--- INPUT MATERIAL ---

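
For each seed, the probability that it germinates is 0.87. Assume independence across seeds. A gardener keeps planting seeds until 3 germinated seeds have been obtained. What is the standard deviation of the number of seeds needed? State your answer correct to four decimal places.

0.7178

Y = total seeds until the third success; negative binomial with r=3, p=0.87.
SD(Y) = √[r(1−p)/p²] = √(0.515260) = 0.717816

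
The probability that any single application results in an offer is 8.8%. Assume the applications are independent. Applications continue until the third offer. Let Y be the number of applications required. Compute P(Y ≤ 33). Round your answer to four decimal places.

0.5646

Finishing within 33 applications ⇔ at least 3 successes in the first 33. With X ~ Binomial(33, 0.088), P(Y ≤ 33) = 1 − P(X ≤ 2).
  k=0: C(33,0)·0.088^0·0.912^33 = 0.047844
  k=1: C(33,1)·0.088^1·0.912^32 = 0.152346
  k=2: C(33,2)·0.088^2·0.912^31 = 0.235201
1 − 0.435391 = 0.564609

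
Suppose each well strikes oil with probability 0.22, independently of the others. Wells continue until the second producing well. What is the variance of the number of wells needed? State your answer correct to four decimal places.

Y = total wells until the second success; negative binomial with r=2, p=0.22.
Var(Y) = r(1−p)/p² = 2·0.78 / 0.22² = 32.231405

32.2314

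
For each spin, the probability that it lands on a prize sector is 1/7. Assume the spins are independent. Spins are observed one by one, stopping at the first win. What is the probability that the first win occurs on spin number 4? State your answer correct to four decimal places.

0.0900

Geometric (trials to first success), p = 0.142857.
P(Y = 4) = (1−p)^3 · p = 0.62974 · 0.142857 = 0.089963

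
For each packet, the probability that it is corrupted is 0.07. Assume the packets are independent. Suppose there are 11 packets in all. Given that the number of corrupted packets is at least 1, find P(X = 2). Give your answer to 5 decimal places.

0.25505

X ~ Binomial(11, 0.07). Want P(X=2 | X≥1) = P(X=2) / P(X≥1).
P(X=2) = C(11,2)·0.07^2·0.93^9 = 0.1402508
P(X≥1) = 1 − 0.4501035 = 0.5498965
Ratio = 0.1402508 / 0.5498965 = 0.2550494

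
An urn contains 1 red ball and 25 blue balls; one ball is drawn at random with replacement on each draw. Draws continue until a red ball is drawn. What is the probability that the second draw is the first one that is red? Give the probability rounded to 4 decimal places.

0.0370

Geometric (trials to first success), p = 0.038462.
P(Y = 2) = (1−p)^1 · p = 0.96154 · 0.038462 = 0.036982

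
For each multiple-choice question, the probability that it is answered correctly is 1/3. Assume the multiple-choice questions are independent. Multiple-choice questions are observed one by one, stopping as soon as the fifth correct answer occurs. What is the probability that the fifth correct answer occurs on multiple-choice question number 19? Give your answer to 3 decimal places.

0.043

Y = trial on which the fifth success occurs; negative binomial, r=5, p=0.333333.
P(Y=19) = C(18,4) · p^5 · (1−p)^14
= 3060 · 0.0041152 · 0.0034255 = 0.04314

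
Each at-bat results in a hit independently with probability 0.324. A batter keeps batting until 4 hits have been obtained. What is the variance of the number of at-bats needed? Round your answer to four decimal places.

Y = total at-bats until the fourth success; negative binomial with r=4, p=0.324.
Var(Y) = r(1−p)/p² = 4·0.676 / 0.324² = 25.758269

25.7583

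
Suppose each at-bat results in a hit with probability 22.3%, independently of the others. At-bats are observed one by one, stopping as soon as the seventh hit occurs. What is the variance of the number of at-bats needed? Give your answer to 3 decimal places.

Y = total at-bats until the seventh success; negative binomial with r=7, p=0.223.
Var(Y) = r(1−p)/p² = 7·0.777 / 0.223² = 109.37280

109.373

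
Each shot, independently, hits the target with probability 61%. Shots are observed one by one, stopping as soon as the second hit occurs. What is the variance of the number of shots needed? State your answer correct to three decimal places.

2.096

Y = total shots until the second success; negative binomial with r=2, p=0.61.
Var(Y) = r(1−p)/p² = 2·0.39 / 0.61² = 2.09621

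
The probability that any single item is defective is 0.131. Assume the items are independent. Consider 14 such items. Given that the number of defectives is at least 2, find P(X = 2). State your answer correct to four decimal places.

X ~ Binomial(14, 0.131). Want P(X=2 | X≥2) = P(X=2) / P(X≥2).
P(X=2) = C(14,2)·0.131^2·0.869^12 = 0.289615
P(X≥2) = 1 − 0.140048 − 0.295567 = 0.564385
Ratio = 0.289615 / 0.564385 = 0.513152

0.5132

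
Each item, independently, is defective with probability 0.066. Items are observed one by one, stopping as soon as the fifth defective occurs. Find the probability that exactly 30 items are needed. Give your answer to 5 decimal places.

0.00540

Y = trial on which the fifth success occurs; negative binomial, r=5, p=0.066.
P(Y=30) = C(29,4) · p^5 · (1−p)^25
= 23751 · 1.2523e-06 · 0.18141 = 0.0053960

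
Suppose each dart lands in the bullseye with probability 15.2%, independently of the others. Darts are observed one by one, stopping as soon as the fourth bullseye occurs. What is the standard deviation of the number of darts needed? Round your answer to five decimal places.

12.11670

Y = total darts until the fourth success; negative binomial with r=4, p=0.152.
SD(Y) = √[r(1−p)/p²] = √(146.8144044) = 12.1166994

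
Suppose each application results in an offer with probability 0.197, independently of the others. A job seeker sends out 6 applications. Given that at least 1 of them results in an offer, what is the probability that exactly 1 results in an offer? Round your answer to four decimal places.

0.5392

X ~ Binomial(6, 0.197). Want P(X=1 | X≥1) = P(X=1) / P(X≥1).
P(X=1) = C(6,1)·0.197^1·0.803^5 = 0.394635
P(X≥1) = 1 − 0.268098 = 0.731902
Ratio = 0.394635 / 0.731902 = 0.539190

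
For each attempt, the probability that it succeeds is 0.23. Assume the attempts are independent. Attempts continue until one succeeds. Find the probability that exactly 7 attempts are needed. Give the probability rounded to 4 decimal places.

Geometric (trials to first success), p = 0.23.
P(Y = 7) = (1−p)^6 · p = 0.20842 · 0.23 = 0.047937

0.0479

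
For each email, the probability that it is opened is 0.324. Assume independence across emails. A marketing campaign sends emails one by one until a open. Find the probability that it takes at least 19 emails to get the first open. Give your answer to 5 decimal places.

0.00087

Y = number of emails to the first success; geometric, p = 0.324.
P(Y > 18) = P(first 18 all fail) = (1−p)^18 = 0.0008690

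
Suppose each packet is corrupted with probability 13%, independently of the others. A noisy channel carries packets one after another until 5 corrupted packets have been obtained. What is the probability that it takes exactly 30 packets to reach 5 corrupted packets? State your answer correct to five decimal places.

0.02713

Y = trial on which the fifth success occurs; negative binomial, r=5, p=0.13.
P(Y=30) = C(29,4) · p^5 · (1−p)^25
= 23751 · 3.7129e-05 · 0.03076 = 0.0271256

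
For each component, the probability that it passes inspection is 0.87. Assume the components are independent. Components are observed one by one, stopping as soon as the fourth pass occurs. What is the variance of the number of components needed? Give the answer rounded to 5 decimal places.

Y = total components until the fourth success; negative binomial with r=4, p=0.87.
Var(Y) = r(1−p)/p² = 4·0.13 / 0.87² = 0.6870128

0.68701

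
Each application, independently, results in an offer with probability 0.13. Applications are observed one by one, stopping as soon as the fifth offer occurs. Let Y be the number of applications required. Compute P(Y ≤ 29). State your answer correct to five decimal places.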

---

TASK DESCRIPTION: Exactly the lines from the one containing "Suppose each packet" through the end of the entries above must be output, and no others.

EXERCISE SOLUTION:
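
Suppose each packet is corrupted with probability 13%, independently of the others. A noisy channel carries packets one after another until 5 corrupted packets have been obtained. What is the probability that it takes exactly 30 packets to reach 5 corrupted packets? State your answer correct to five decimal places.

0.02713

Y = trial on which the fifth success occurs; negative binomial, r=5, p=0.13.
P(Y=30) = C(29,4) · p^5 · (1−p)^25
= 23751 · 3.7129e-05 · 0.03076 = 0.0271256

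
For each component, the probability that it passes inspection is 0.87. Assume the components are independent. Components are observed one by one, stopping as soon as the fourth pass occurs. What is the variance of the number of components needed? Give the answer rounded to 5 decimal places.

Y = total components until the fourth success; negative binomial with r=4, p=0.87.
Var(Y) = r(1−p)/p² = 4·0.13 / 0.87² = 0.6870128

0.68701

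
Each application, independently, results in an offer with probability 0.13. Applications are observed one by one, stopping as soon as the fifth offer occurs. Let Y be the number of applications required. Compute P(Y ≤ 29). State your answer correct to five decimal places.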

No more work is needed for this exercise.